What the task asks
Return, word for word, only the lines from the one containing "Order these theories" through the last line of the entries.

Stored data

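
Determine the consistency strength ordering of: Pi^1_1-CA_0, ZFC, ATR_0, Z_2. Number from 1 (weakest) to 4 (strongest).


Ordering by consistency strength:
1. ATR_0
2. Pi^1_1-CA_0
3. Z_2
4. ZFC


Pi^1_1-CA_0=2, ZFC=4, ATR_0=1, Z_2=3


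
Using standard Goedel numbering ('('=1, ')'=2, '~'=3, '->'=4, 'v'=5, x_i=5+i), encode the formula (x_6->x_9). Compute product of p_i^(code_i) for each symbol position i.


Formula: (x_6->x_9)
Symbol codes: [1, 11, 4, 14, 2]
Primes: [2, 3, 5, 7, 11]
p_1^1 = 2^1 = 2
p_2^11 = 3^11 = 177147
p_3^4 = 5^4 = 625
p_4^14 = 7^14 = 678223072849
p_5^2 = 11^2 = 121
Product = 18171958881254747703750

18171958881254747703750


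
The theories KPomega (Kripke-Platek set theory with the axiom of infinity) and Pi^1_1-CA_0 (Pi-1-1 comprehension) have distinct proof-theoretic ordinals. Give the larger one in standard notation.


Proof-theoretic ordinal of KPomega (Kripke-Platek set theory with the axiom of infinity): psi_0(epsilon_{Omega+1})
Proof-theoretic ordinal of Pi^1_1-CA_0 (Pi-1-1 comprehension): psi_0(Omega_omega)
Comparing: psi_0(epsilon_{Omega+1}) < psi_0(Omega_omega).
The larger ordinal is psi_0(Omega_omega) (from Pi^1_1-CA_0 (Pi-1-1 comprehension)).

psi_0(Omega_omega)


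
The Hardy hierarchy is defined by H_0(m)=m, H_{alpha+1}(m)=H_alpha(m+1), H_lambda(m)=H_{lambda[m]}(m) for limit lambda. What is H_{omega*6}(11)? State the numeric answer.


H_{omega*6}(11):
For the Hardy hierarchy, H_{omega*k}(n) = 2^k * n.
2^6 = 64.
64 * 11 = 704

704


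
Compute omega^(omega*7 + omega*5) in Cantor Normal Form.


omega^(omega*7 + omega*5):
Both terms of the exponent have the same exponent 1, so they merge: omega*7 + omega*5 = omega*(7+5) = omega*12.
omega raised to a CNF ordinal is a single CNF term: Result = omega^(omega*12)

omega^(omega*12)


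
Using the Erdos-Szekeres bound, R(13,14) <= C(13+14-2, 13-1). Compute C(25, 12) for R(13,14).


R(13,14) <= C(13+14-2, 13-1) = C(25, 12)
C(25, 12) = 25! / (12! * 13!)
= 5200300

5200300


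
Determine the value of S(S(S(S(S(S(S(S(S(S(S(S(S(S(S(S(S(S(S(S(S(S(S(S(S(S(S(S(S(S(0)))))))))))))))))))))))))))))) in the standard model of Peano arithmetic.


Counting successors applied to 0:
30 applications of S to 0 = 30

30


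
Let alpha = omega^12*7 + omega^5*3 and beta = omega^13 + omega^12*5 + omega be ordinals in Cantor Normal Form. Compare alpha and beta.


Compare term by term from highest exponent:
alpha = omega^12*7 + omega^5*3
beta = omega^13 + omega^12*5 + omega
Term 1: alpha has omega^12*7, beta has omega^13*1
Term 2: alpha has omega^5*3, beta has omega^12*5
Term 3: alpha has omega^0*0, beta has omega^1*1
Result: alpha < beta

alpha < beta


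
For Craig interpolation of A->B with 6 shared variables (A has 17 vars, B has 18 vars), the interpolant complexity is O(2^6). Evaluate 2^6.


Shared atoms = 6
Craig interpolant size bound = 2^6
= 64

64


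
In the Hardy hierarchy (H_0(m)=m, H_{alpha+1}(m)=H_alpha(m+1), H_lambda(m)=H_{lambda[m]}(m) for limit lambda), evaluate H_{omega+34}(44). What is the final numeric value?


H_{omega+34}(44):
Unwind the 34 successor steps: H_{omega+34}(44) = H_omega(44+34) = H_omega(78).
H_omega(m) = H_m(m) = m + m = 2m.
Result = 2 * 78 = 156

156


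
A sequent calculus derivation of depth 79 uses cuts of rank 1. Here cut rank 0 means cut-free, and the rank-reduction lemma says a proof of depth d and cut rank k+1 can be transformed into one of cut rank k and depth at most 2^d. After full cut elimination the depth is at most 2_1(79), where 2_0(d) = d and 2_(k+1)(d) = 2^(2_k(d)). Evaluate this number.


Each rank reduction sends depth d to at most 2^d; cut rank r needs r reductions.
2_0(79) = 79
2_1(79) = 2^79 = 604462909807314587353088
Cut-free depth bound = 604462909807314587353088

604462909807314587353088


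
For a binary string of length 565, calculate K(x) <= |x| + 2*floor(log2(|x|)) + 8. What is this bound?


floor(log2(565)) = 9
2 * 9 = 18
K(x) <= 565 + 18 + 8 = 591

591


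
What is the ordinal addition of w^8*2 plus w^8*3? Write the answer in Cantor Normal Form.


Ordinal addition w^8*2 + w^8*3:
Both terms have the same exponent 8.
w^e*c + w^e*d = w^e*(c+d).
Result = w^8*(2+3) = w^8*5

w^8*5


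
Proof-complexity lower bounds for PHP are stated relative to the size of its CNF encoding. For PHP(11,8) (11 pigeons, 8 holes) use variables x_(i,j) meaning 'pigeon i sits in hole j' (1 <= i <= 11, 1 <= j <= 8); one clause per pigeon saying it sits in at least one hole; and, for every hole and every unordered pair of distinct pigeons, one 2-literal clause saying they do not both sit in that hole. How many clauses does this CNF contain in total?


PHP(11,8): 11 pigeons, 8 holes, 11*8 = 88 variables.
- pigeon clauses: one per pigeon -> 11 clauses
- hole clauses: 8 holes * C(11,2) = 8 * 55 -> 440 clauses
Total clauses = 11 + 440 = 451

451


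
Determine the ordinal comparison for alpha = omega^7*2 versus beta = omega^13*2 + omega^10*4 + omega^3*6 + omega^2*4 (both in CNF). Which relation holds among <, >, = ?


Compare term by term from highest exponent:
alpha = omega^7*2
beta = omega^13*2 + omega^10*4 + omega^3*6 + omega^2*4
Term 1: alpha has omega^7*2, beta has omega^13*2
Term 2: alpha has omega^0*0, beta has omega^10*4
Term 3: alpha has omega^0*0, beta has omega^3*6
Term 4: alpha has omega^0*0, beta has omega^2*4
Result: alpha < beta

alpha < beta


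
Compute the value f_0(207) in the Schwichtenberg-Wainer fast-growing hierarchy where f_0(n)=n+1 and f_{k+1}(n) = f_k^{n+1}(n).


f_0(207) = 207 + 1 = 208

208


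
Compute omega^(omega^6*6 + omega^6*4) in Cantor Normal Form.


omega^(omega^6*6 + omega^6*4):
Both terms of the exponent have the same exponent 6, so they merge: omega^6*6 + omega^6*4 = omega^6*(6+4) = omega^6*10.
omega raised to a CNF ordinal is a single CNF term: Result = omega^(omega^6*10)

omega^(omega^6*10)


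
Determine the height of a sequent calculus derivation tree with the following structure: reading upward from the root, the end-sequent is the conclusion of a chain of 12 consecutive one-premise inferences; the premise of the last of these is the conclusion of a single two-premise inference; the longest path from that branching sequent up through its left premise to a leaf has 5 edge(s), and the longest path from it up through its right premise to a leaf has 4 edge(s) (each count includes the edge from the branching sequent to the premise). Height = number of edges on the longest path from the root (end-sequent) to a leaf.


Longest path through the left premise: 5 edges (measured from the branching sequent)
Longest path through the right premise: 4 edges
Height of the subtree rooted at the branching sequent: max(5, 4) = 5
The branching sequent sits 12 edges above the root (the chain of one-premise inferences), so height = 5 + 12 = 17

17


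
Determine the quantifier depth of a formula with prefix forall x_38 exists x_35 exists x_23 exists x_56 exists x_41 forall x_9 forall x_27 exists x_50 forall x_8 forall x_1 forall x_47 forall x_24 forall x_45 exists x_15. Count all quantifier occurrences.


Quantifier prefix has 14 quantifier symbols.
Quantifier depth = 14

14


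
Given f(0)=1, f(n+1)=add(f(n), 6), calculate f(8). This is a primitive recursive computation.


f(0) = 1
f(1) = add(f(0), 6) = add(1, 6) = 7
f(2) = add(f(1), 6) = add(7, 6) = 13
f(3) = add(f(2), 6) = add(13, 6) = 19
f(4) = add(f(3), 6) = add(19, 6) = 25
f(5) = add(f(4), 6) = add(25, 6) = 31
f(6) = add(f(5), 6) = add(31, 6) = 37
f(7) = add(f(6), 6) = add(37, 6) = 43
f(8) = add(f(7), 6) = add(43, 6) = 49


49


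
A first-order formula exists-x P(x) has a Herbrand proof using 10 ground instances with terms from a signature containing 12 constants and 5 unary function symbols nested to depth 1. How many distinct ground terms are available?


Herbrand terms by depth:
Depth 0: 12 constants
Depth 1: 60 new terms (running total: 72)
Total distinct ground terms = 72

72


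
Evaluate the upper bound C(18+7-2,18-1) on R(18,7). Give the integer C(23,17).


R(18,7) <= C(18+7-2, 18-1) = C(23, 17)
C(23, 17) = 23! / (17! * 6!)
= 100947

100947


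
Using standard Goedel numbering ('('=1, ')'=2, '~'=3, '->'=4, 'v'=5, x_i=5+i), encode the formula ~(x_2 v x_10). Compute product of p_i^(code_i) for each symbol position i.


Formula: ~(x_2 v x_10)
Symbol codes: [3, 1, 7, 5, 15, 2]
Primes: [2, 3, 5, 7, 11, 13]
p_1^3 = 2^3 = 8
p_2^1 = 3^1 = 3
p_3^7 = 5^7 = 78125
p_4^5 = 7^5 = 16807
p_5^15 = 11^15 = 4177248169415651
p_6^2 = 13^2 = 169
Product = 22246846288480003189374375000

22246846288480003189374375000


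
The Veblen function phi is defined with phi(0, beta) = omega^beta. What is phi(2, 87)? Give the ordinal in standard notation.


phi(2, 87):
phi(2, beta) = zeta_beta (the beta-th zeta number, fixed point of epsilon).
phi(2, 87) = zeta_87

zeta_87


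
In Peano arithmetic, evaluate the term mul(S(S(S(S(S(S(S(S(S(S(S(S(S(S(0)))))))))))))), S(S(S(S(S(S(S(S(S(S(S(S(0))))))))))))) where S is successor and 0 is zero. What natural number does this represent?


mul(S^14(0), S^12(0)):
S^14(0) = 14
S^12(0) = 12
14 * 12 = 168

168


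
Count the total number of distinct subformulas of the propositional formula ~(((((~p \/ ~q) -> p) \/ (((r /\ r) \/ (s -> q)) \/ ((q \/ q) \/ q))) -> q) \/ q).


Formula: ~(((((~p \/ ~q) -> p) \/ (((r /\ r) \/ (s -> q)) \/ ((q \/ q) \/ q))) -> q) \/ q)
Subformulas found:
  1. r
  2. q
  3. s
  4. p
  5. ~p
  6. ~q
  7. (r /\ r)
  8. (s -> q)
  9. (q \/ q)
  10. (~p \/ ~q)
  11. ((q \/ q) \/ q)
  12. ((~p \/ ~q) -> p)
  13. ((r /\ r) \/ (s -> q))
  14. (((r /\ r) \/ (s -> q)) \/ ((q \/ q) \/ q))
  15. (((~p \/ ~q) -> p) \/ (((r /\ r) \/ (s -> q)) \/ ((q \/ q) \/ q)))
  16. ((((~p \/ ~q) -> p) \/ (((r /\ r) \/ (s -> q)) \/ ((q \/ q) \/ q))) -> q)
  17. (((((~p \/ ~q) -> p) \/ (((r /\ r) \/ (s -> q)) \/ ((q \/ q) \/ q))) -> q) \/ q)
  18. ~(((((~p \/ ~q) -> p) \/ (((r /\ r) \/ (s -> q)) \/ ((q \/ q) \/ q))) -> q) \/ q)
Total distinct subformulas = 18

18


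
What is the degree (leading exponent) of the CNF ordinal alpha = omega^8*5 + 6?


CNF: omega^8*5 + 6
The leading term is omega^8*5, which has exponent 8.

8


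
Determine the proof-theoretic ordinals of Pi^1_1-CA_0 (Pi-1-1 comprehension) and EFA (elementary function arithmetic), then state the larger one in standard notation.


Proof-theoretic ordinal of Pi^1_1-CA_0 (Pi-1-1 comprehension): psi_0(Omega_omega)
Proof-theoretic ordinal of EFA (elementary function arithmetic): omega^3
Comparing: omega^3 < psi_0(Omega_omega).
The larger ordinal is psi_0(Omega_omega) (from Pi^1_1-CA_0 (Pi-1-1 comprehension)).

psi_0(Omega_omega)


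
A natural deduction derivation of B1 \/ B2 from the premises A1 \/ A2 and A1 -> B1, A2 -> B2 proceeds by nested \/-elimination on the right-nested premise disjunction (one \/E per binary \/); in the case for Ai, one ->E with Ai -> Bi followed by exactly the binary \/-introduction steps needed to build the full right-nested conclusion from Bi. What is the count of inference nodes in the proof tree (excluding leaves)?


Constructive dilemma with 2 branches, all disjunctions right-nested:
- \/E: the premise has 1 binary \/, each eliminated once: 1 nodes.
- ->E: one per case (Ai with Ai -> Bi gives Bi): 2 nodes.
- \/I: in case i < n, Bi needs 1 step to form Bi \/ (B(i+1) \/ ...) and then i-1 steps to prepend B(i-1), ..., B1, i.e. i steps; in case i = n, B2 needs 1 prepend steps.
  \/I total = (1 + 2 + ... + 1) + 1 = 1 + 1 = 2 nodes.
Total = 1 + 2 + 2 = 5

5


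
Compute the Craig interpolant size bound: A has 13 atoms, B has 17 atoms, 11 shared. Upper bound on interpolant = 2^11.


Shared atoms = 11
Craig interpolant size bound = 2^11
= 2048

2048


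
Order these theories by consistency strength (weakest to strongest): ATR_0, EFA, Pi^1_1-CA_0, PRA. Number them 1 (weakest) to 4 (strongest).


Ordering by consistency strength:
1. EFA
2. PRA
3. ATR_0
4. Pi^1_1-CA_0


ATR_0=3, EFA=1, Pi^1_1-CA_0=4, PRA=2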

Answer to this task
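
Order these theories by consistency strength (weakest to strongest): ATR_0, EFA, Pi^1_1-CA_0, PRA. Number them 1 (weakest) to 4 (strongest).


Ordering by consistency strength:
1. EFA
2. PRA
3. ATR_0
4. Pi^1_1-CA_0


ATR_0=3, EFA=1, Pi^1_1-CA_0=4, PRA=2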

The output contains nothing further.